— Problem to work on —
As soon as the line containing "A pile holds" appears in the material below, start returning lines exactly, and end with the line containing "A nonnegative integer n is written on a board. Alice".

— Dataset extract —
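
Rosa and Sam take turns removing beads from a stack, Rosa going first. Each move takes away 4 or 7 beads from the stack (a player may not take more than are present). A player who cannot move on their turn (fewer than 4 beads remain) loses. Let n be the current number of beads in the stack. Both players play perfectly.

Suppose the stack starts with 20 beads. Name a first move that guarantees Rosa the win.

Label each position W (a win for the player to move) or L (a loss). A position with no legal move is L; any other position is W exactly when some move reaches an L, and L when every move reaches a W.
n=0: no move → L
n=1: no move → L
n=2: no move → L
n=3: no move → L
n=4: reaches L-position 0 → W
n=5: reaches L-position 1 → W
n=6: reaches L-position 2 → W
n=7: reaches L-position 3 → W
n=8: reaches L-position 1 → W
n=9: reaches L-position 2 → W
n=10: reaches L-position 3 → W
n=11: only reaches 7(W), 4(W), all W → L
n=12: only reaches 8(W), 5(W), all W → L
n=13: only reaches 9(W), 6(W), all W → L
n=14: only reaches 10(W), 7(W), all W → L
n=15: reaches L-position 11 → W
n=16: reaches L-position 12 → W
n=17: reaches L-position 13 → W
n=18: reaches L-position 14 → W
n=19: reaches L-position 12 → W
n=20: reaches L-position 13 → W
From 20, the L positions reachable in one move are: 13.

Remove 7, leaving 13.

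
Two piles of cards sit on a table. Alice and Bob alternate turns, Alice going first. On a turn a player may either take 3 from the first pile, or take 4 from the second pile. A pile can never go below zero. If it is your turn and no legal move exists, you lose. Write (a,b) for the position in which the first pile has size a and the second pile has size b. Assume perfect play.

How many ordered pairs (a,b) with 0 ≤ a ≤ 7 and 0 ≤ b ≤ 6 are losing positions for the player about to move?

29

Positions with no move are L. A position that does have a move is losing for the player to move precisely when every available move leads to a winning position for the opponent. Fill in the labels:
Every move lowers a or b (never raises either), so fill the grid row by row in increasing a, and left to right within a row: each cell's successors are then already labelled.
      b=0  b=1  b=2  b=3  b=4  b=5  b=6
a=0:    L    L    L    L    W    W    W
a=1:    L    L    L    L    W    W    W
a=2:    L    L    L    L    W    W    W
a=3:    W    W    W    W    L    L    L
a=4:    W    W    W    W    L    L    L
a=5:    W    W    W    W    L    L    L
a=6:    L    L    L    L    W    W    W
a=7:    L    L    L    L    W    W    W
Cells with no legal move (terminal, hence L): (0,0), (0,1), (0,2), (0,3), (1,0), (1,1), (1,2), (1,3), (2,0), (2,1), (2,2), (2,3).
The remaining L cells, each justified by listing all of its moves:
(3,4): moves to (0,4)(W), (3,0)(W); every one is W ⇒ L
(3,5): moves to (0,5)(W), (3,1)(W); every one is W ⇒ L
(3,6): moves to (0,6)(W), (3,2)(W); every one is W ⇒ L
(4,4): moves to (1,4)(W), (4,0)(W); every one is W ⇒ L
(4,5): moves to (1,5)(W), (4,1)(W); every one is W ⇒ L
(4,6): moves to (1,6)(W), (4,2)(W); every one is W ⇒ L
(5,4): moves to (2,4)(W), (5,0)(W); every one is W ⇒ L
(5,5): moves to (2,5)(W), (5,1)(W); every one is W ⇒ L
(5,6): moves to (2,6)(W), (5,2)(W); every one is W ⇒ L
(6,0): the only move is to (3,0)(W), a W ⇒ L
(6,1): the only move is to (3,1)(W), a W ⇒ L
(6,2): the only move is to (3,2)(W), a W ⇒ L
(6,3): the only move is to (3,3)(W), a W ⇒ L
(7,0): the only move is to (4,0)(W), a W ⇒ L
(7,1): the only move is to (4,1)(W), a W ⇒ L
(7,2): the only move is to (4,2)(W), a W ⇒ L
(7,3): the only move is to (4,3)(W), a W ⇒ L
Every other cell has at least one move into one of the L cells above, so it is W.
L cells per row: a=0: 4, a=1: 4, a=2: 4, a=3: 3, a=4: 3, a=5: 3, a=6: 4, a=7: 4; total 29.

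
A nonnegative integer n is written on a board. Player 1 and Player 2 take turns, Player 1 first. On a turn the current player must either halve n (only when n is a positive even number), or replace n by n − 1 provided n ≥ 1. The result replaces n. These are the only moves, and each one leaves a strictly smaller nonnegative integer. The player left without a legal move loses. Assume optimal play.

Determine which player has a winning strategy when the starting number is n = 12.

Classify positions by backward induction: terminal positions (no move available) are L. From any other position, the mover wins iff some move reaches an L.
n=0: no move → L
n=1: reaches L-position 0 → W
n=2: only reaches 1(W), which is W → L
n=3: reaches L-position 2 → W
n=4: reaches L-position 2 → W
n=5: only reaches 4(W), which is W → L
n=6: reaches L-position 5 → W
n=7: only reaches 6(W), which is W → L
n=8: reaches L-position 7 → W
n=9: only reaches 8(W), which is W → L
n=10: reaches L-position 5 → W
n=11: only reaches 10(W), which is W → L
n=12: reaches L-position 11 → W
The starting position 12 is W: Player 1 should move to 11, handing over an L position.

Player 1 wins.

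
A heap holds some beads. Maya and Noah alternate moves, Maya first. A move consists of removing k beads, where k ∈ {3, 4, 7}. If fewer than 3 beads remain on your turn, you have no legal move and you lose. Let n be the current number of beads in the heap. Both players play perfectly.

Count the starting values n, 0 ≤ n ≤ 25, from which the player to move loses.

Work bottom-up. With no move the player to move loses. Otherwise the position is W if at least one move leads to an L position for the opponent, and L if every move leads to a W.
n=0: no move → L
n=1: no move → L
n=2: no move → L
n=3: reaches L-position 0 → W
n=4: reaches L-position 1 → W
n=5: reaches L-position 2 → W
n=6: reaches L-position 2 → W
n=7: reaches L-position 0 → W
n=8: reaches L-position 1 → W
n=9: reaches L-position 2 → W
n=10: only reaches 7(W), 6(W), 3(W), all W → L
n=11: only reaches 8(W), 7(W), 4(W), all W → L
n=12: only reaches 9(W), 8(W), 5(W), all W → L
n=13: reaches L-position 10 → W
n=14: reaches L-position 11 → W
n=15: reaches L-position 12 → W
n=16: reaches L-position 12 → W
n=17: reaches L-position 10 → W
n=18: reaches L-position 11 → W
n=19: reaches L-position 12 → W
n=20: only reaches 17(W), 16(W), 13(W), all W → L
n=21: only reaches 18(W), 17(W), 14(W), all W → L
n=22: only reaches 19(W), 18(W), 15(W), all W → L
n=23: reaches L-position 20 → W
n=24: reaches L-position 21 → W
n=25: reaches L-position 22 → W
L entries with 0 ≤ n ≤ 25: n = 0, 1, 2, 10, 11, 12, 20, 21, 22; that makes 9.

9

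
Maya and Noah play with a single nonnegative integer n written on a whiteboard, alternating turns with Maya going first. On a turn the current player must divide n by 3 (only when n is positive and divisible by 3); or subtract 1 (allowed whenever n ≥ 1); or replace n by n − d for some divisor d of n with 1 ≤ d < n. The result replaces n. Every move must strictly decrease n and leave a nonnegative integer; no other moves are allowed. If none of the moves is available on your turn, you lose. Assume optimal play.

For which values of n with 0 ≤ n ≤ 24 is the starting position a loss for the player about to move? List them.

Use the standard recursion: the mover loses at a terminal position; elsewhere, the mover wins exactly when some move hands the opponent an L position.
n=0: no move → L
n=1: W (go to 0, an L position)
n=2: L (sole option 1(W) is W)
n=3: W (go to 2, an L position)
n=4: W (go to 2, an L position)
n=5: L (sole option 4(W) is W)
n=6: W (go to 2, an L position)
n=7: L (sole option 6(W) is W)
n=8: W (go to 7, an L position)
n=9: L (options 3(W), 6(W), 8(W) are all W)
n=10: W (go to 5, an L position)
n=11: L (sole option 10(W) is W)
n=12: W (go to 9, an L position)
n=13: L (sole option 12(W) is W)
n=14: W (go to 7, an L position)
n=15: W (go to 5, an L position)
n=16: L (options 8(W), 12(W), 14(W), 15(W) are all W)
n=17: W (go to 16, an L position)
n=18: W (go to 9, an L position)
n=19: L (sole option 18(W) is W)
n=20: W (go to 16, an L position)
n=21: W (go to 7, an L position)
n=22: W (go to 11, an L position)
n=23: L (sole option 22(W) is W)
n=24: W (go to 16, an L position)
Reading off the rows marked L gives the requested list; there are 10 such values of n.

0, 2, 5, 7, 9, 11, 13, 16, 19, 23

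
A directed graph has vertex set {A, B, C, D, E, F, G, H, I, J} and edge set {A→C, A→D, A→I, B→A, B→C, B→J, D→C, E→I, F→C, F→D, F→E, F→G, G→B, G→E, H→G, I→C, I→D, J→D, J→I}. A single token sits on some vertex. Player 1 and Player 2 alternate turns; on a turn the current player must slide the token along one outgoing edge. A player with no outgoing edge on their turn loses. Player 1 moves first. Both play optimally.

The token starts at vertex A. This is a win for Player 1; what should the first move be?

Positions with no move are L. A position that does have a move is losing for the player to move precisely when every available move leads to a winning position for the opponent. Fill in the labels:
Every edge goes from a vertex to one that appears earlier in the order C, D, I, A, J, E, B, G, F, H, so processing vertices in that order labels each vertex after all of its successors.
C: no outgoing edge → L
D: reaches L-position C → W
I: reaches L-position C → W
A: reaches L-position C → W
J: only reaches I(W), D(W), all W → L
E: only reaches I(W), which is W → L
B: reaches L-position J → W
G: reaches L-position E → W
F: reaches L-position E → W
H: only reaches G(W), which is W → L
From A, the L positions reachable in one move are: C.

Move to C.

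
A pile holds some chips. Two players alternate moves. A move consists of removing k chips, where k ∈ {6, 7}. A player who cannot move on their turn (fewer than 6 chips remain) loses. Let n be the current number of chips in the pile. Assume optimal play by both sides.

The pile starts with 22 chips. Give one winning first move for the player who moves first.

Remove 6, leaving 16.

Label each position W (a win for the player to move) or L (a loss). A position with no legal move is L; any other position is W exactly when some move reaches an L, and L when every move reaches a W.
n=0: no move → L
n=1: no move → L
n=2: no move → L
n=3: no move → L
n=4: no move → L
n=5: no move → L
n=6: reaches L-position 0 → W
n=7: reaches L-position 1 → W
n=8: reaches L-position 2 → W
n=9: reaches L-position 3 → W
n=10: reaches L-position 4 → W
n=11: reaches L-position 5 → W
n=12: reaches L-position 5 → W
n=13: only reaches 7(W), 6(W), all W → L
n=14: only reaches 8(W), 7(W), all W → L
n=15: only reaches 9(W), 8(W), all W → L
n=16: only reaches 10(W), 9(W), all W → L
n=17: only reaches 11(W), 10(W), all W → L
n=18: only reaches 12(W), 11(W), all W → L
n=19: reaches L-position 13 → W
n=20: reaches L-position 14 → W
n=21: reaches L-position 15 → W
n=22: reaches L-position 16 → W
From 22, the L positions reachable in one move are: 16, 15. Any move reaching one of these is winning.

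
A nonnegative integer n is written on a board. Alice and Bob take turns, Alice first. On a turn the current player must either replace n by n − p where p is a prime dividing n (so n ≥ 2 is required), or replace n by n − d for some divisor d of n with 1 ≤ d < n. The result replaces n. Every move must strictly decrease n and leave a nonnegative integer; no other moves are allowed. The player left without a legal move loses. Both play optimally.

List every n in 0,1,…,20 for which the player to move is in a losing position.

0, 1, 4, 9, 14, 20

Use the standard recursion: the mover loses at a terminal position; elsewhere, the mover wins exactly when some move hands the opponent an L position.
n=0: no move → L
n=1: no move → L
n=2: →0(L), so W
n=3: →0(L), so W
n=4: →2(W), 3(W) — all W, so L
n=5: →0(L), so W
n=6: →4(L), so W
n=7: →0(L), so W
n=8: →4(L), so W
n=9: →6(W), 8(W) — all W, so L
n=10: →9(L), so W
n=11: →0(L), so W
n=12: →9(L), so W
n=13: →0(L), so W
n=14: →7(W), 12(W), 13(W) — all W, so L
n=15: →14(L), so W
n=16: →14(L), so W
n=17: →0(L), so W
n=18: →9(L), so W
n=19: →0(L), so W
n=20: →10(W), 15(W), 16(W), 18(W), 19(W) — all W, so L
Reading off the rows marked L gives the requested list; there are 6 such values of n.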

— Answer to this task —
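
A pile holds some chips. Two players alternate moves. A move consists of removing k chips, where k ∈ {6, 7}. A player who cannot move on their turn (fewer than 6 chips remain) loses. Let n be the current number of chips in the pile. Assume optimal play by both sides.

The pile starts with 22 chips. Give one winning first move for the player who moves first.

Remove 6, leaving 16.

Label each position W (a win for the player to move) or L (a loss). A position with no legal move is L; any other position is W exactly when some move reaches an L, and L when every move reaches a W.
n=0: no move → L
n=1: no move → L
n=2: no move → L
n=3: no move → L
n=4: no move → L
n=5: no move → L
n=6: reaches L-position 0 → W
n=7: reaches L-position 1 → W
n=8: reaches L-position 2 → W
n=9: reaches L-position 3 → W
n=10: reaches L-position 4 → W
n=11: reaches L-position 5 → W
n=12: reaches L-position 5 → W
n=13: only reaches 7(W), 6(W), all W → L
n=14: only reaches 8(W), 7(W), all W → L
n=15: only reaches 9(W), 8(W), all W → L
n=16: only reaches 10(W), 9(W), all W → L
n=17: only reaches 11(W), 10(W), all W → L
n=18: only reaches 12(W), 11(W), all W → L
n=19: reaches L-position 13 → W
n=20: reaches L-position 14 → W
n=21: reaches L-position 15 → W
n=22: reaches L-position 16 → W
From 22, the L positions reachable in one move are: 16, 15. Any move reaching one of these is winning.

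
A nonnegative integer n is written on a board. Alice and Bob take turns, Alice first. On a turn the current player must either replace n by n − p where p is a prime dividing n (so n ≥ 2 is required), or replace n by n − d for some divisor d of n with 1 ≤ d < n. The result replaces n. Every move must strictly decrease n and leave a nonnegative integer; no other moves are allowed. The player left without a legal move loses. Both play optimally.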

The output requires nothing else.